Saved entries
──────────

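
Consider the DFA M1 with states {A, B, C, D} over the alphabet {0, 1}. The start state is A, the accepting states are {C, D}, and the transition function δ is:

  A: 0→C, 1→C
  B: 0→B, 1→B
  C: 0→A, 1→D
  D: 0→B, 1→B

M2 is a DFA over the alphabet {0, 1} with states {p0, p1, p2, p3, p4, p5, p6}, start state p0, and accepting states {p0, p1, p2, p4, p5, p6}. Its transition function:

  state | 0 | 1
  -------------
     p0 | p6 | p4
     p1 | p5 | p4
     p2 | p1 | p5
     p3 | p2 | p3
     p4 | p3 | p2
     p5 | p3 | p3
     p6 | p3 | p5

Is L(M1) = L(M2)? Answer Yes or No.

The string 001 is accepted by M1 but rejected by M2.
So L(M1) ≠ L(M2).

No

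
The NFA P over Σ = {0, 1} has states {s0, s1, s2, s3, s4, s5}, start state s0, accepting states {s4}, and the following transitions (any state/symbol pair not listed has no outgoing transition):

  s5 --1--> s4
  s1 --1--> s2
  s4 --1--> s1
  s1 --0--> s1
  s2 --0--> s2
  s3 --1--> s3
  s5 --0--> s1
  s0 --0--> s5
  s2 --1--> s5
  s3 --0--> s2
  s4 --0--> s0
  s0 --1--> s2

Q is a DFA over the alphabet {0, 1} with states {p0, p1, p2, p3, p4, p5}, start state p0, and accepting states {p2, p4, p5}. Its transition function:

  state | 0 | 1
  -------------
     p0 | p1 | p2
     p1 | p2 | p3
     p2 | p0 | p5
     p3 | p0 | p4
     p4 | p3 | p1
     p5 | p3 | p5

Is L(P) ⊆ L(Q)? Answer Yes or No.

No

The string 01 is in L(P) but not in L(Q).
So L(P) ⊄ L(Q).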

──────────

EXERCISE PROMPT
Only the lines from the one containing "p1 | p5 | p4" through the end of the records above belong in the output, each exactly as it stands, both ends included.

ANSWER TO THE EXERCISE
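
     p1 | p5 | p4
     p2 | p1 | p5
     p3 | p2 | p3
     p4 | p3 | p2
     p5 | p3 | p3
     p6 | p3 | p5

Is L(M1) = L(M2)? Answer Yes or No.

The string 001 is accepted by M1 but rejected by M2.
So L(M1) ≠ L(M2).

No

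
The NFA P over Σ = {0, 1} has states {s0, s1, s2, s3, s4, s5}, start state s0, accepting states {s4}, and the following transitions (any state/symbol pair not listed has no outgoing transition):

  s5 --1--> s4
  s1 --1--> s2
  s4 --1--> s1
  s1 --0--> s1
  s2 --0--> s2
  s3 --1--> s3
  s5 --0--> s1
  s0 --0--> s5
  s2 --1--> s5
  s3 --0--> s2
  s4 --0--> s0
  s0 --1--> s2

Q is a DFA over the alphabet {0, 1} with states {p0, p1, p2, p3, p4, p5}, start state p0, and accepting states {p2, p4, p5}. Its transition function:

  state | 0 | 1
  -------------
     p0 | p1 | p2
     p1 | p2 | p3
     p2 | p0 | p5
     p3 | p0 | p4
     p4 | p3 | p1
     p5 | p3 | p5

Is L(P) ⊆ L(Q)? Answer Yes or No.

No

The string 01 is in L(P) but not in L(Q).
So L(P) ⊄ L(Q).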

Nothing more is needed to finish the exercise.